──────── Stored data ────────

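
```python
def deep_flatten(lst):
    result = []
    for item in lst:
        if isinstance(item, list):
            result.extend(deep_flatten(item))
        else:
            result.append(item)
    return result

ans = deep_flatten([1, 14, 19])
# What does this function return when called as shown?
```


deep_flatten([1, 14, 19])
Processing each element:
  1 is not a list -> append 1
  14 is not a list -> append 14
  19 is not a list -> append 19
= [1, 14, 19]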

────────

#### Exercise instructions:
All of the data above must be retyped exactly.

#### Your response:
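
```python
def deep_flatten(lst):
    result = []
    for item in lst:
        if isinstance(item, list):
            result.extend(deep_flatten(item))
        else:
            result.append(item)
    return result

ans = deep_flatten([1, 14, 19])
# What does this function return when called as shown?
```


deep_flatten([1, 14, 19])
Processing each element:
  1 is not a list -> append 1
  14 is not a list -> append 14
  19 is not a list -> append 19
= [1, 14, 19]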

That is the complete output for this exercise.